Start of SUPPLIED ENTRIES

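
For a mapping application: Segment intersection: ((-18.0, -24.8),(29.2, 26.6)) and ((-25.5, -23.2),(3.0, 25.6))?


Cross products: d1=-411.6, d2=-1250.06, d3=461.02, d4=1299.48
d1*d2 < 0 and d3*d4 < 0? no

No, they don't intersect


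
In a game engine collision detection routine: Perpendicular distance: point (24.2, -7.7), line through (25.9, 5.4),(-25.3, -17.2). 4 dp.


|cross product| = 632.3
|line direction| = sqrt(3132.2) = 55.9661
Distance = 632.3/sqrt(3132.2) = 11.2979

11.2979


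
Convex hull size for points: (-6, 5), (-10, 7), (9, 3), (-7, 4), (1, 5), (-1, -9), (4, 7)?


Convex hull vertices (CCW): (-10, 7), (-1, -9), (9, 3), (4, 7)
Count = 4

4


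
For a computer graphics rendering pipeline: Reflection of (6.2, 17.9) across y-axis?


Reflection over y-axis: (x,y) -> (-x,y)
(6.2, 17.9) -> (-6.2, 17.9)

(-6.2, 17.9)


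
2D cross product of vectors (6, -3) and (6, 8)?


u x v = u_x*v_y - u_y*v_x = 6*8 - (-3)*6
= 48 - (-18) = 66

66


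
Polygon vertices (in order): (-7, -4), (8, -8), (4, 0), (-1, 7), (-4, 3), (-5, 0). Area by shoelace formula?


Shoelace sum: ((-7)*(-8) - 8*(-4)) + (8*0 - 4*(-8)) + (4*7 - (-1)*0) + ((-1)*3 - (-4)*7) + ((-4)*0 - (-5)*3) + ((-5)*(-4) - (-7)*0)
= 208
Area = |208|/2 = 104

104


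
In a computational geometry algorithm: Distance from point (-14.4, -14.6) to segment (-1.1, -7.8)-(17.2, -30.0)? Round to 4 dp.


Project P onto AB: t = 0 (clamped to [0,1])
Closest point on segment: (-1.1, -7.8)
Distance: 14.9375

14.9375


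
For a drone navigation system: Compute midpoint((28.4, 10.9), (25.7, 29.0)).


M = ((28.4+25.7)/2, (10.9+29)/2)
= (27.05, 19.95)

(27.05, 19.95)


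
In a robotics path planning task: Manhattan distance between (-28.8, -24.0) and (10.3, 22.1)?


|(-28.8)-10.3| + |(-24)-22.1| = 39.1 + 46.1 = 85.2

85.2


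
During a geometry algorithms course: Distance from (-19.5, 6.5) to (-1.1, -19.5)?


dx=18.4, dy=-26
d^2 = 18.4^2 + (-26)^2 = 1014.56
d = sqrt(1014.56) = 31.8522

31.8522


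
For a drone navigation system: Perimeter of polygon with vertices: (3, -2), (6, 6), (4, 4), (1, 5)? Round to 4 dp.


Sides: (3, -2)->(6, 6): sqrt(73) = 8.544004, (6, 6)->(4, 4): sqrt(8) = 2.828427, (4, 4)->(1, 5): sqrt(10) = 3.162278, (1, 5)->(3, -2): sqrt(53) = 7.28011
Sum = 21.814819
Perimeter = 21.8148

21.8148


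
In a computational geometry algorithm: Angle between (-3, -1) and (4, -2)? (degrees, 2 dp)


u.v = -10, |u| = sqrt(10) = 3.1623, |v| = sqrt(20) = 4.4721
cos(theta) = u.v/(|u||v|) = -10/sqrt(200) = -0.707107
theta = acos(-0.707107) = 135 degrees

135 degrees


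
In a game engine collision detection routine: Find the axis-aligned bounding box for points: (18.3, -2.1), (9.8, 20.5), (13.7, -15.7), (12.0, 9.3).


x range: [9.8, 18.3]
y range: [-15.7, 20.5]
Bounding box: (9.8,-15.7) to (18.3,20.5)

(9.8,-15.7) to (18.3,20.5)


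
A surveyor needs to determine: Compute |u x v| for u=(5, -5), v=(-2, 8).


|u x v| = |5*8 - (-5)*(-2)|
= |40 - 10| = 30

30


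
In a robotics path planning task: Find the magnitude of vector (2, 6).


|u| = sqrt(2^2 + 6^2) = sqrt(40) = 6.3246

6.3246


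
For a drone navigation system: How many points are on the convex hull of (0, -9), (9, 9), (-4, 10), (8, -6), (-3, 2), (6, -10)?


Convex hull vertices (CCW): (-4, 10), (-3, 2), (0, -9), (6, -10), (8, -6), (9, 9)
Count = 6

6


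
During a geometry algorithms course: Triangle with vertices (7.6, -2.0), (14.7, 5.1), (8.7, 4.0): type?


Side lengths squared: AB^2=100.82, BC^2=37.21, CA^2=37.21
Sorted: [37.21, 37.21, 100.82]
By sides: Isosceles, By angles: Obtuse

Isosceles, Obtuse


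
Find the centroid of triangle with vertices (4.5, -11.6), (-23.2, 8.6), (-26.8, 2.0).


Centroid = ((x_A+x_B+x_C)/3, (y_A+y_B+y_C)/3)
= ((4.5+(-23.2)+(-26.8))/3, ((-11.6)+8.6+2)/3)
= (-15.1667, -0.3333)

(-15.1667, -0.3333)


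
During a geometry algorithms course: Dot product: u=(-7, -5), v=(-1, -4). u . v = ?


u . v = u_x*v_x + u_y*v_y = (-7)*(-1) + (-5)*(-4)
= 7 + 20 = 27

27


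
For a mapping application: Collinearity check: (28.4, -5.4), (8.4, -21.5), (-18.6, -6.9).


Cross product: (8.4-28.4)*((-6.9)-(-5.4)) - ((-21.5)-(-5.4))*((-18.6)-28.4)
= -726.7

No, not collinear


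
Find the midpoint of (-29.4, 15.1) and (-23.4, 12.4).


M = (((-29.4)+(-23.4))/2, (15.1+12.4)/2)
= (-26.4, 13.75)

(-26.4, 13.75)


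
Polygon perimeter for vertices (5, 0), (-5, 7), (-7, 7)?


Sides: (5, 0)->(-5, 7): sqrt(149) = 12.206556, (-5, 7)->(-7, 7): sqrt(4) = 2, (-7, 7)->(5, 0): sqrt(193) = 13.892444
Sum = 28.099
Perimeter = 28.099

28.099


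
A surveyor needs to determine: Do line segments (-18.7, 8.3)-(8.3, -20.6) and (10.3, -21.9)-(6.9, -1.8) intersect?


Cross products: d1=480.22, d2=35.78, d3=22.7, d4=467.14
d1*d2 < 0 and d3*d4 < 0? no

No, they don't intersect


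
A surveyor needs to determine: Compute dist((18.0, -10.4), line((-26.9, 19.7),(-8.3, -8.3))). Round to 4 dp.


|cross product| = 697.34
|line direction| = sqrt(1129.96) = 33.6149
Distance = 697.34/sqrt(1129.96) = 20.745

20.745


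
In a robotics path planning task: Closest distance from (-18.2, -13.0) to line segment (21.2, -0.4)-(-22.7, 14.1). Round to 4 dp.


Project P onto AB: t = 0.7237 (clamped to [0,1])
Closest point on segment: (-10.5721, 10.0942)
Distance: 24.3213

24.3213


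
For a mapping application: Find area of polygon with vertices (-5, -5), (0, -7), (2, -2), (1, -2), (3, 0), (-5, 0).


Shoelace sum: ((-5)*(-7) - 0*(-5)) + (0*(-2) - 2*(-7)) + (2*(-2) - 1*(-2)) + (1*0 - 3*(-2)) + (3*0 - (-5)*0) + ((-5)*(-5) - (-5)*0)
= 78
Area = |78|/2 = 39

39


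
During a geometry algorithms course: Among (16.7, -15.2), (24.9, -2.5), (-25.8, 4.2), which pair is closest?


d(P0,P1) = 15.1172, d(P0,P2) = 46.7184, d(P1,P2) = 51.1408
Closest: P0 and P1

Closest pair: (16.7, -15.2) and (24.9, -2.5), distance = 15.1172


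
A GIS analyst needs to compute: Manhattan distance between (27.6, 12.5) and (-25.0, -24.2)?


|27.6-(-25)| + |12.5-(-24.2)| = 52.6 + 36.7 = 89.3

89.3


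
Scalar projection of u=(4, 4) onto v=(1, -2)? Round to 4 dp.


u.v = -4, |v| = sqrt(5) = 2.2361
Scalar projection = u.v / |v| = -4 / sqrt(5) = -1.7889

-1.7889


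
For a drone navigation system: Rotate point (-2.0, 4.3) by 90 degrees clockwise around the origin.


90° CW: (x,y) -> (y, -x)
(-2,4.3) -> (4.3, 2)

(4.3, 2)


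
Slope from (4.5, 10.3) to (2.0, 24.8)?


slope = (y2-y1)/(x2-x1) = (24.8-10.3)/(2-4.5) = 14.5/(-2.5) = -5.8

-5.8


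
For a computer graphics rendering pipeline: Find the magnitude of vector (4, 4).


|u| = sqrt(4^2 + 4^2) = sqrt(32) = 5.6569

5.6569


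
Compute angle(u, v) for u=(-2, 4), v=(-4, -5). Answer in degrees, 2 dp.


u.v = -12, |u| = sqrt(20) = 4.4721, |v| = sqrt(41) = 6.4031
cos(theta) = u.v/(|u||v|) = -12/sqrt(820) = -0.419058
theta = acos(-0.419058) = 114.78 degrees

114.78 degrees


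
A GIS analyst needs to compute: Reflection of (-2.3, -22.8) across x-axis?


Reflection over x-axis: (x,y) -> (x,-y)
(-2.3, -22.8) -> (-2.3, 22.8)

(-2.3, 22.8)


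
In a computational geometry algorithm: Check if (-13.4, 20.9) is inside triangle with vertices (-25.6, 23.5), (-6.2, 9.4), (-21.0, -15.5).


Cross products: AB x AP = 121.58, BC x BP = -349.48, CA x CP = -463.84
All same sign? no

No, outside


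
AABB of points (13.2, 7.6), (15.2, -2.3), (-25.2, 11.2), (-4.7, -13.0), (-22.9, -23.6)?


x range: [-25.2, 15.2]
y range: [-23.6, 11.2]
Bounding box: (-25.2,-23.6) to (15.2,11.2)

(-25.2,-23.6) to (15.2,11.2)


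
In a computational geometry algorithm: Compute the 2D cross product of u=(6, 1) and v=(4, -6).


u x v = u_x*v_y - u_y*v_x = 6*(-6) - 1*4
= (-36) - 4 = -40

-40


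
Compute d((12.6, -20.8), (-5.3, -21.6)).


dx=-17.9, dy=-0.8
d^2 = (-17.9)^2 + (-0.8)^2 = 321.05
d = sqrt(321.05) = 17.9179

17.9179


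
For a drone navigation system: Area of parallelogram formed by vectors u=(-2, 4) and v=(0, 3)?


|u x v| = |(-2)*3 - 4*0|
= |(-6) - 0| = 6

6


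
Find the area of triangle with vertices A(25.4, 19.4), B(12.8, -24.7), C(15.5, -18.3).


Area = |x_A(y_B-y_C) + x_B(y_C-y_A) + x_C(y_A-y_B)|/2
= |(-162.56) + (-482.56) + 683.55|/2
= 38.43/2 = 19.215

19.215


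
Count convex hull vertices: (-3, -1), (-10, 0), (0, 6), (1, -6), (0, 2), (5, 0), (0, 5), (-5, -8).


Convex hull vertices (CCW): (-10, 0), (-5, -8), (1, -6), (5, 0), (0, 6)
Count = 5

5


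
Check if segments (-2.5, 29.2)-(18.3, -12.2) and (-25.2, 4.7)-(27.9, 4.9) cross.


Cross products: d1=1296.41, d2=-906.09, d3=-1449.38, d4=753.12
d1*d2 < 0 and d3*d4 < 0? yes

Yes, they intersect


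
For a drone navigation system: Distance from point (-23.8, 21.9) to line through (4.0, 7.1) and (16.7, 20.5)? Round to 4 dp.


|cross product| = 560.48
|line direction| = sqrt(340.85) = 18.4621
Distance = 560.48/sqrt(340.85) = 30.3584

30.3584


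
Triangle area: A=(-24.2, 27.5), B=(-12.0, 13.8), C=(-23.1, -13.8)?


Area = |x_A(y_B-y_C) + x_B(y_C-y_A) + x_C(y_A-y_B)|/2
= |(-667.92) + 495.6 + (-316.47)|/2
= 488.79/2 = 244.395

244.395


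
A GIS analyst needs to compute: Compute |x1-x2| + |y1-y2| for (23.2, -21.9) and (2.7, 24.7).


|23.2-2.7| + |(-21.9)-24.7| = 20.5 + 46.6 = 67.1

67.1


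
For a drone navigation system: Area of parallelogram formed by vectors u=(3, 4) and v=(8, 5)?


|u x v| = |3*5 - 4*8|
= |15 - 32| = 17

17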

End of SUPPLIED ENTRIES

TASK → Could you write out, unchanged, the line with "and v=(8, 5)?" and every line after it in the data above?

TASK ANSWER →
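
For a drone navigation system: Area of parallelogram formed by vectors u=(3, 4) and v=(8, 5)?


|u x v| = |3*5 - 4*8|
= |15 - 32| = 17

17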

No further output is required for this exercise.